Dataset records:
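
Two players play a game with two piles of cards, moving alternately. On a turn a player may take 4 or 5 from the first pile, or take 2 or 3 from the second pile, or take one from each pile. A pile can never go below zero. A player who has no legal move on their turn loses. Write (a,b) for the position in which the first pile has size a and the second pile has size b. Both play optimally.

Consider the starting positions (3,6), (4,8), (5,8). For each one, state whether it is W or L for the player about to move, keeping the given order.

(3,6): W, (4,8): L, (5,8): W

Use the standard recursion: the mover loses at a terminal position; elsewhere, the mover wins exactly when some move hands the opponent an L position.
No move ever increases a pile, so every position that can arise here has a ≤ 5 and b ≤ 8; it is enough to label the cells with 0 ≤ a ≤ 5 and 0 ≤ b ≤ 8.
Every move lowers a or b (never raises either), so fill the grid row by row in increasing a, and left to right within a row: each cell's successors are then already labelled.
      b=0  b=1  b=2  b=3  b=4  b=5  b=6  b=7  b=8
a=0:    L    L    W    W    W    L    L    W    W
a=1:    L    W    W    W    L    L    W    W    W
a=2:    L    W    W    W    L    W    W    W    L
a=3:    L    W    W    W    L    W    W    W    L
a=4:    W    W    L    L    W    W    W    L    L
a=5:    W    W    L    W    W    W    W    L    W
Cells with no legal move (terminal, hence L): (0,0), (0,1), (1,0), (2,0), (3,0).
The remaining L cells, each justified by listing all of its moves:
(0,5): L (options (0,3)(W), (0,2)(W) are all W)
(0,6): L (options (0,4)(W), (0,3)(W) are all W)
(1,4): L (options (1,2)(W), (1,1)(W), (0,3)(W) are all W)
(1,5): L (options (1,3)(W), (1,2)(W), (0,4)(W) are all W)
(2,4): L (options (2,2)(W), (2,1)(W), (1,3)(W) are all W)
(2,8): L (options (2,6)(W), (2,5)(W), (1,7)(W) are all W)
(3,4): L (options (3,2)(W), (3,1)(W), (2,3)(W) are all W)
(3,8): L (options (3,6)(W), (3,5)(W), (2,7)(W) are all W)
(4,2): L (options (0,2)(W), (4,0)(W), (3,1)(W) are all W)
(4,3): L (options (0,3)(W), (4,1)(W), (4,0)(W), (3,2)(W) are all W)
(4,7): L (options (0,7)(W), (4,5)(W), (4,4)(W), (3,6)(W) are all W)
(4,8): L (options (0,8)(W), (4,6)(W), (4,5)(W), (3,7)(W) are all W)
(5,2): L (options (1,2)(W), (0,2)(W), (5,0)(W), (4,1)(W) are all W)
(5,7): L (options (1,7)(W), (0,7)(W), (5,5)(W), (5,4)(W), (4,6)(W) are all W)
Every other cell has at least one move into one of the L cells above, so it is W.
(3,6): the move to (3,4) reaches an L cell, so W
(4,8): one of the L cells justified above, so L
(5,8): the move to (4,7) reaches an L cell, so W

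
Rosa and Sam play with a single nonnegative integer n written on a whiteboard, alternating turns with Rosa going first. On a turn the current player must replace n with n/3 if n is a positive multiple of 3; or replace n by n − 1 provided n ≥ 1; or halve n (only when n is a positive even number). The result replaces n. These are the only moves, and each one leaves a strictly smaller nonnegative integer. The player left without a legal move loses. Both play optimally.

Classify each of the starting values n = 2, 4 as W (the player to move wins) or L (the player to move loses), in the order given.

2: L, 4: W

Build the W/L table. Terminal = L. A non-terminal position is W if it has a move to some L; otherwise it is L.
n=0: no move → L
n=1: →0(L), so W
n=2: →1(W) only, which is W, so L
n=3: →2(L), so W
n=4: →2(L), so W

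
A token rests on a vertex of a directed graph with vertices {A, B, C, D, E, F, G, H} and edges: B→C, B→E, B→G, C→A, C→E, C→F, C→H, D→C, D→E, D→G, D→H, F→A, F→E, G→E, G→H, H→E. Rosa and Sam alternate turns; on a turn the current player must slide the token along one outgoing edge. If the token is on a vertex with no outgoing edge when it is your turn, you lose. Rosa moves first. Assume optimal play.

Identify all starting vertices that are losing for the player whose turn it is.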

==

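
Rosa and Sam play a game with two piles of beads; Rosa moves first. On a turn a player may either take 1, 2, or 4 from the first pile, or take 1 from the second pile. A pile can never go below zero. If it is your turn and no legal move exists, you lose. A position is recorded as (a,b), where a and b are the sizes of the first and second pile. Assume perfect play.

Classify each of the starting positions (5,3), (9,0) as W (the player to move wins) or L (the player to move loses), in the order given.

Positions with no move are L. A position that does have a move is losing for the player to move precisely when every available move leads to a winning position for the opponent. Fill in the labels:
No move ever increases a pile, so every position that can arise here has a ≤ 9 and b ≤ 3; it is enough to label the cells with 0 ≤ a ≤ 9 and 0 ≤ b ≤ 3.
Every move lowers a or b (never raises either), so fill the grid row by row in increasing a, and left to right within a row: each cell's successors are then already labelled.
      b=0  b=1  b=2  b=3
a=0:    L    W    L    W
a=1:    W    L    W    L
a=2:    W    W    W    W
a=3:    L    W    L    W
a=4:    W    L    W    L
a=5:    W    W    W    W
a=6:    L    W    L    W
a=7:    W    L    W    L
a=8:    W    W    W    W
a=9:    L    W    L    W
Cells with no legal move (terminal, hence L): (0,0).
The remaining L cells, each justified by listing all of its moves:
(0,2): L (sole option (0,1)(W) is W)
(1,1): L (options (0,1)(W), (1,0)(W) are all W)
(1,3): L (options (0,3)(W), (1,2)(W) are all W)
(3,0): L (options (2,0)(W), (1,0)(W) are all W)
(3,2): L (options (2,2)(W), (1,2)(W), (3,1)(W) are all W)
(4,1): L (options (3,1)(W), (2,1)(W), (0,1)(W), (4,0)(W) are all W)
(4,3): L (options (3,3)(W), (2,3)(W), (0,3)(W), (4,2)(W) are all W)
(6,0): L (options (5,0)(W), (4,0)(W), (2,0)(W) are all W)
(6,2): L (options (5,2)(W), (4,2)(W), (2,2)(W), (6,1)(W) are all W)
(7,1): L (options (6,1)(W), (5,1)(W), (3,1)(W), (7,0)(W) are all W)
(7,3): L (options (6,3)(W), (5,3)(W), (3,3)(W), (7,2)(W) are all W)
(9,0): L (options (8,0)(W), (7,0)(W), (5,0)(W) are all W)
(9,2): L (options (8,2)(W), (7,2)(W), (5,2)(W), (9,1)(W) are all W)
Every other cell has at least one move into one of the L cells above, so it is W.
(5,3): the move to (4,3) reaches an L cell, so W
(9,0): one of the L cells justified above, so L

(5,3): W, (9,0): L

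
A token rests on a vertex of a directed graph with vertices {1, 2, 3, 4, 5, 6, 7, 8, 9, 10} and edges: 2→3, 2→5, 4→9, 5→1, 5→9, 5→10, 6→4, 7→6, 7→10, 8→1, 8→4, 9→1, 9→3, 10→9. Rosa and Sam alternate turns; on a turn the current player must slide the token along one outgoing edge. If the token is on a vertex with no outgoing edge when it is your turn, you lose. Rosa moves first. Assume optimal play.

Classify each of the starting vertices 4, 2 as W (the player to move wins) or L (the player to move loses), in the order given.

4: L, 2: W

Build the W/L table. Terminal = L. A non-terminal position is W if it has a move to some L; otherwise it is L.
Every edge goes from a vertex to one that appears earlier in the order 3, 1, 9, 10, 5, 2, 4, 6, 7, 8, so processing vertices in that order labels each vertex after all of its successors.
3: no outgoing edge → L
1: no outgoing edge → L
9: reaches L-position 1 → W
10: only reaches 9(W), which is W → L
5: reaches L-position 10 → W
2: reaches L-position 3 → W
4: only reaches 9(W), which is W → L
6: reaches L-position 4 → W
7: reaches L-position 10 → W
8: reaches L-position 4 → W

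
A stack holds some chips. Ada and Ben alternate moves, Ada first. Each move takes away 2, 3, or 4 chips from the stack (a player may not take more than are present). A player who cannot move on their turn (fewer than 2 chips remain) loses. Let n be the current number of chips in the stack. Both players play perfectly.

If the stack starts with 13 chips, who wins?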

* [EXERCISE PROMPT]: Filtering the entries above by the word "stack", copy each line that matches.

* [RESPONSE BOX]:
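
A stack holds some chips. Ada and Ben alternate moves, Ada first. Each move takes away 2, 3, or 4 chips from the stack (a player may not take more than are present). A player who cannot move on their turn (fewer than 2 chips remain) loses. Let n be the current number of chips in the stack. Both players play perfectly.
If the stack starts with 13 chips, who wins?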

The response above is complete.